**ACTIVITY:** Below are some records; print every one of them exactly.

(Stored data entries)
━━━

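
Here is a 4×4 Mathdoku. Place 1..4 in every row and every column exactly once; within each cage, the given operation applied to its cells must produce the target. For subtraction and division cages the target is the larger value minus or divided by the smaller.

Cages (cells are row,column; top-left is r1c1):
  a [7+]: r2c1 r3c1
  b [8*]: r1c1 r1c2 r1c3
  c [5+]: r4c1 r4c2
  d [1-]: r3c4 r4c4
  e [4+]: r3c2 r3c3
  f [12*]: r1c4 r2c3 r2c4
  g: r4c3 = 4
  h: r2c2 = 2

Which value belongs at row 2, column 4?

4

Cage h is a single given cell, so r2c2 = 2.
G is a freebie, so r4c3 = 4.
Cage c's pair has sum 5, leaving r4c1 = 2.
Cage c needs two cells with sum 5, leaving r4c2 = 3.
3 is placed in row 4; hence r4c4 = 1.
Cage b needs product 8, leaving r1c3 = 2.
The 3 cells of cage f must have product 12; hence r2c3 = 1.
Column 2 already has 3, so r3c2 = 1.
Cage e needs two cells with sum 4, leaving r3c3 = 3.
Cage d needs two cells with difference 1; hence r3c4 = 2.
The 3 cells of cage b must have product 8, so r1c1 = 1.
Column 2 now contains 1, which forces r1c2 = 4.
4 is placed in row 1, leaving r1c4 = 3.
Cage a's pair has sum 7, so r2c1 = 3.
Column 4 now contains 3, which forces r2c4 = 4.
Row 3 now contains 3; hence r3c1 = 4.
The full grid is 1 4 2 3 / 3 2 1 4 / 4 1 3 2 / 2 3 4 1.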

━━━

**TASK ANSWER:**
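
Here is a 4×4 Mathdoku. Place 1..4 in every row and every column exactly once; within each cage, the given operation applied to its cells must produce the target. For subtraction and division cages the target is the larger value minus or divided by the smaller.

Cages (cells are row,column; top-left is r1c1):
  a [7+]: r2c1 r3c1
  b [8*]: r1c1 r1c2 r1c3
  c [5+]: r4c1 r4c2
  d [1-]: r3c4 r4c4
  e [4+]: r3c2 r3c3
  f [12*]: r1c4 r2c3 r2c4
  g: r4c3 = 4
  h: r2c2 = 2

Which value belongs at row 2, column 4?

4

Cage h is a single given cell, so r2c2 = 2.
G is a freebie, so r4c3 = 4.
Cage c's pair has sum 5, leaving r4c1 = 2.
Cage c needs two cells with sum 5, leaving r4c2 = 3.
3 is placed in row 4; hence r4c4 = 1.
Cage b needs product 8, leaving r1c3 = 2.
The 3 cells of cage f must have product 12; hence r2c3 = 1.
Column 2 already has 3, so r3c2 = 1.
Cage e needs two cells with sum 4, leaving r3c3 = 3.
Cage d needs two cells with difference 1; hence r3c4 = 2.
The 3 cells of cage b must have product 8, so r1c1 = 1.
Column 2 now contains 1, which forces r1c2 = 4.
4 is placed in row 1, leaving r1c4 = 3.
Cage a's pair has sum 7, so r2c1 = 3.
Column 4 now contains 3, which forces r2c4 = 4.
Row 3 now contains 3; hence r3c1 = 4.
The full grid is 1 4 2 3 / 3 2 1 4 / 4 1 3 2 / 2 3 4 1.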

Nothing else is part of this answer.